(Stored data)
▼▼▼

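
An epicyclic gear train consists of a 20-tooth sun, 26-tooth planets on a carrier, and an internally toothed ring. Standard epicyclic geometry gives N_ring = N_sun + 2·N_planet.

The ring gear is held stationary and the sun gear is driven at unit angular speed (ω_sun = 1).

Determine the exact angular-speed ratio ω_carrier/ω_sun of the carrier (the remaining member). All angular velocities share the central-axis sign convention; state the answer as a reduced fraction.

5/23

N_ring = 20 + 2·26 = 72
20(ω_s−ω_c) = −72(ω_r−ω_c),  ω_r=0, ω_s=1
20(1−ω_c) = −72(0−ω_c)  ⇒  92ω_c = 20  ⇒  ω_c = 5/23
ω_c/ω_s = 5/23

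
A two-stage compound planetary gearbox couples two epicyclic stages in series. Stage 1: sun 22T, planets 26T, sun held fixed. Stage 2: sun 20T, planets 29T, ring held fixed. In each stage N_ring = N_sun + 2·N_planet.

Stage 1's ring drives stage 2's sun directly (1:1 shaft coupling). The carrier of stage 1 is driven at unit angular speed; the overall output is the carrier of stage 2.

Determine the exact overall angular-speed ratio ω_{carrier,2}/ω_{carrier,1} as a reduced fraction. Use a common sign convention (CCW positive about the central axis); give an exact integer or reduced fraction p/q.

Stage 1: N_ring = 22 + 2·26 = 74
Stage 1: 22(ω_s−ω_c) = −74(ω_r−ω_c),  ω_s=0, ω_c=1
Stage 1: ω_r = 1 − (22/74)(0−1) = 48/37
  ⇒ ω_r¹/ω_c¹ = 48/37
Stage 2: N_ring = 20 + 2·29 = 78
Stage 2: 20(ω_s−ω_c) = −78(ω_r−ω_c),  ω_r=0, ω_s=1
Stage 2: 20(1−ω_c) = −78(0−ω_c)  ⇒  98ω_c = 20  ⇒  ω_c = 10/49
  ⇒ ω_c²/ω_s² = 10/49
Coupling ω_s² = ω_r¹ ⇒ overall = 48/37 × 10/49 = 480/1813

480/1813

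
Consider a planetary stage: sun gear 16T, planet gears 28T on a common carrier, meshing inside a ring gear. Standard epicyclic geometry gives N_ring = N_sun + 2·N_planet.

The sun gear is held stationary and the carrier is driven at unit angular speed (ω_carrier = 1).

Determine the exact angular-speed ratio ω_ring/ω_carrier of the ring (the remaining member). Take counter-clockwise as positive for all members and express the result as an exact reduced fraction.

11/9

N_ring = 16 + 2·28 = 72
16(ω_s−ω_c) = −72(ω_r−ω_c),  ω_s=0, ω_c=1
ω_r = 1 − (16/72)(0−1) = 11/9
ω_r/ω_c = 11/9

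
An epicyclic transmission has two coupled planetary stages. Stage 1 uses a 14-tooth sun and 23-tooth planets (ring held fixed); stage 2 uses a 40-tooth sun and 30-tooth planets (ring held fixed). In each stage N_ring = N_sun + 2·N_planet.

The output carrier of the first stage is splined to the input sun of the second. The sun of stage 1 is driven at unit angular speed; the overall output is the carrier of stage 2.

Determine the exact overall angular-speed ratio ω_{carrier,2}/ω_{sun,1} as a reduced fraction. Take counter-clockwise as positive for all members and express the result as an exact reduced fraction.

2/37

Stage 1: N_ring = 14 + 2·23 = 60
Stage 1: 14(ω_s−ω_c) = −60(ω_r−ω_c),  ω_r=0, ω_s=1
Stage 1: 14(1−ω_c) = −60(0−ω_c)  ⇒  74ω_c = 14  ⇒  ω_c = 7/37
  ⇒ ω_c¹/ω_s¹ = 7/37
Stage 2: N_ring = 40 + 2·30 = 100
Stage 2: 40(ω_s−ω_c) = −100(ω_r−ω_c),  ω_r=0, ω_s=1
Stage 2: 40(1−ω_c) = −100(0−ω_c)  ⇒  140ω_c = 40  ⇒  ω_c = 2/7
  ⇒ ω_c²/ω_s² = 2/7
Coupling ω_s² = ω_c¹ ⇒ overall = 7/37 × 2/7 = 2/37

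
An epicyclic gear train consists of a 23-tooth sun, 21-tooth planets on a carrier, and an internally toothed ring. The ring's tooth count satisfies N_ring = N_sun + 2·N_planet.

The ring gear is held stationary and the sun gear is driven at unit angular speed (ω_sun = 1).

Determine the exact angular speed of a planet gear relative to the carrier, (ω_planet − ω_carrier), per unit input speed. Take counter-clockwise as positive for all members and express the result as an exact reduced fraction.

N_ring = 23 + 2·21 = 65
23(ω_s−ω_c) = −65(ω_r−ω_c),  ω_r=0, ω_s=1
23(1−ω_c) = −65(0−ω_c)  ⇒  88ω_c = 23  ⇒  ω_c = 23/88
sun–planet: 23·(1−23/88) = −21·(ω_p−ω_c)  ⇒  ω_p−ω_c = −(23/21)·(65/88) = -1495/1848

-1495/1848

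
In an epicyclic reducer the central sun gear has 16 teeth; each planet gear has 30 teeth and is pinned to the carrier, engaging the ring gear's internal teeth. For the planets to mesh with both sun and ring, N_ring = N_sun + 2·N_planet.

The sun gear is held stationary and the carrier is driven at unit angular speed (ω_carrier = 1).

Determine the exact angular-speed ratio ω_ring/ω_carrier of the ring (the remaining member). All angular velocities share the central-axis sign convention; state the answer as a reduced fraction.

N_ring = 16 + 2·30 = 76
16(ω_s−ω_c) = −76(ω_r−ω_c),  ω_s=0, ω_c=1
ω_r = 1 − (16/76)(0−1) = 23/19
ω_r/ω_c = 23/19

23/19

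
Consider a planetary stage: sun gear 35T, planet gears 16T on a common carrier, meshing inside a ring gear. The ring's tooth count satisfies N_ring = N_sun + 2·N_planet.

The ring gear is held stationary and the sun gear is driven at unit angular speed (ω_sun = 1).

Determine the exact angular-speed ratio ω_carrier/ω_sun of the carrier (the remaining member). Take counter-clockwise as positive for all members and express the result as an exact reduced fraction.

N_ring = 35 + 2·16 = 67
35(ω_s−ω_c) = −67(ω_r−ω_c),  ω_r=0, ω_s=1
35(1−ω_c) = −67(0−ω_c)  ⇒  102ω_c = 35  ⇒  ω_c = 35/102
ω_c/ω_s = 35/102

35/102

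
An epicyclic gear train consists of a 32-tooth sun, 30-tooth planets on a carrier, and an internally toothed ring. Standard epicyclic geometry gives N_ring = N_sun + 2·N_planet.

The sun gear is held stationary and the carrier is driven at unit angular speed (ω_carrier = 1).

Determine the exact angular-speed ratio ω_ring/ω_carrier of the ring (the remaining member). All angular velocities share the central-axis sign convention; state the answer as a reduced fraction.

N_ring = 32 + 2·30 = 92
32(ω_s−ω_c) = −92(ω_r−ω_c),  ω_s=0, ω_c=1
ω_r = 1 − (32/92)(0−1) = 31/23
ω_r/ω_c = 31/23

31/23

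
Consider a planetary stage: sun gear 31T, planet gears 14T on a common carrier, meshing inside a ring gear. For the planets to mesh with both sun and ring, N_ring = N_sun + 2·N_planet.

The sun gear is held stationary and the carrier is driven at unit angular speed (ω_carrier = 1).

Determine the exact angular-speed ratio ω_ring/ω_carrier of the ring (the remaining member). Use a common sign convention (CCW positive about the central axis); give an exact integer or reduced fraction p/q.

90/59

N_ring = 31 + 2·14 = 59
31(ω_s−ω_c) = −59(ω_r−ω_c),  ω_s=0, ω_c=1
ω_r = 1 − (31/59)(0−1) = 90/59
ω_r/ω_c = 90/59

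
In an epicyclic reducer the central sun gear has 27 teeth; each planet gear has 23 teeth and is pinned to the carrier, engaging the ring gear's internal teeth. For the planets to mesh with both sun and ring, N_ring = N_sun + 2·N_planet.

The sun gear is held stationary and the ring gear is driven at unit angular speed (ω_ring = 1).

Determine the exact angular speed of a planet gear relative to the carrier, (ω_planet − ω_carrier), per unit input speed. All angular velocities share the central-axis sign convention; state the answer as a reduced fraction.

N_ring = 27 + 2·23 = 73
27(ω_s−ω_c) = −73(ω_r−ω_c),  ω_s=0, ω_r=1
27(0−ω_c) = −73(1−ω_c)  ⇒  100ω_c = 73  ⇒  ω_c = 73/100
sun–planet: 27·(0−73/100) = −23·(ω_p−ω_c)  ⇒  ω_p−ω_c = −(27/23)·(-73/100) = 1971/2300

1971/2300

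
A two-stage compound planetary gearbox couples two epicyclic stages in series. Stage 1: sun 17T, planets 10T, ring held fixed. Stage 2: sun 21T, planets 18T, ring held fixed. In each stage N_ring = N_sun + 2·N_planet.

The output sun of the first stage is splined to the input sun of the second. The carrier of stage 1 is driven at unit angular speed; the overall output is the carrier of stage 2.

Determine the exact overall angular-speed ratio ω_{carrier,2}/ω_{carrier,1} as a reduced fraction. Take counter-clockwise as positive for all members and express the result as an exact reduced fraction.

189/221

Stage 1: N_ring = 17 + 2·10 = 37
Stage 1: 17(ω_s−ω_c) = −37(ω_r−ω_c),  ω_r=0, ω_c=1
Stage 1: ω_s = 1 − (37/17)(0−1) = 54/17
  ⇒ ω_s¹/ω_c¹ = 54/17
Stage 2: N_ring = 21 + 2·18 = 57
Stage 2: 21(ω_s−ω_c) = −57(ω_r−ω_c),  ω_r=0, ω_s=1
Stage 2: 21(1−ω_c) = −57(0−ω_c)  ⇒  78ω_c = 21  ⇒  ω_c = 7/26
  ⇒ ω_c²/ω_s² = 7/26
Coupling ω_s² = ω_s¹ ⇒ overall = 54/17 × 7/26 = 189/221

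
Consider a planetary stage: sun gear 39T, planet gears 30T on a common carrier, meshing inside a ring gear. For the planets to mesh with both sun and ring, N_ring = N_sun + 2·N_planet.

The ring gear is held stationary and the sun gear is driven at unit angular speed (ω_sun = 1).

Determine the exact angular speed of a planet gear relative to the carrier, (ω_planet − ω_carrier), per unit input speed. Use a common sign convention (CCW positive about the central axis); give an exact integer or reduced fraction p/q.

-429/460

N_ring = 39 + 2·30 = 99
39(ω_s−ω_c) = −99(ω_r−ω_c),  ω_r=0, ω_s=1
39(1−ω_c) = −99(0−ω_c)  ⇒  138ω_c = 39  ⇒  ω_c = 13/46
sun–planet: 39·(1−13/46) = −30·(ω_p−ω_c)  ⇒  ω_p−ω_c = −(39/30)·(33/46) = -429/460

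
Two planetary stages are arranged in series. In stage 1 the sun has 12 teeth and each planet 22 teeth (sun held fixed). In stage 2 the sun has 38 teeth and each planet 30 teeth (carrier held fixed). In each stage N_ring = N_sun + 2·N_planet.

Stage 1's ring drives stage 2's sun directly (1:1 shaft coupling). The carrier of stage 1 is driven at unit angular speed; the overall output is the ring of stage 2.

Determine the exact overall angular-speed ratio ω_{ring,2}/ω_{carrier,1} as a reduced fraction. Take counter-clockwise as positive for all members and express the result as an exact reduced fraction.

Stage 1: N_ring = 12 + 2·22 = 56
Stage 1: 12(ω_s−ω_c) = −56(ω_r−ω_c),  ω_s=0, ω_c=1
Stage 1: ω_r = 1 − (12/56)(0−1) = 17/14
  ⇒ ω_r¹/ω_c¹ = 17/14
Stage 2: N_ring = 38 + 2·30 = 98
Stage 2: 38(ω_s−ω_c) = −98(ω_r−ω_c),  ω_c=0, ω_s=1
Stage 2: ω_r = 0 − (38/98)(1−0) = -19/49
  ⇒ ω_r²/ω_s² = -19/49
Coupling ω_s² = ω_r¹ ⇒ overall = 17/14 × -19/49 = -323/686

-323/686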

▲▲▲

> _Exercise description_: Return word for word the lines above from the line with "The sun gear is held stationary and the ring" to the line with "sun 17T, planets", including both and leaving out all others.

> _Solution for this problem_:
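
The sun gear is held stationary and the ring gear is driven at unit angular speed (ω_ring = 1).

Determine the exact angular speed of a planet gear relative to the carrier, (ω_planet − ω_carrier), per unit input speed. All angular velocities share the central-axis sign convention; state the answer as a reduced fraction.

N_ring = 27 + 2·23 = 73
27(ω_s−ω_c) = −73(ω_r−ω_c),  ω_s=0, ω_r=1
27(0−ω_c) = −73(1−ω_c)  ⇒  100ω_c = 73  ⇒  ω_c = 73/100
sun–planet: 27·(0−73/100) = −23·(ω_p−ω_c)  ⇒  ω_p−ω_c = −(27/23)·(-73/100) = 1971/2300

1971/2300

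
A two-stage compound planetary gearbox couples two epicyclic stages in series. Stage 1: sun 17T, planets 10T, ring held fixed. Stage 2: sun 21T, planets 18T, ring held fixed. In each stage N_ring = N_sun + 2·N_planet.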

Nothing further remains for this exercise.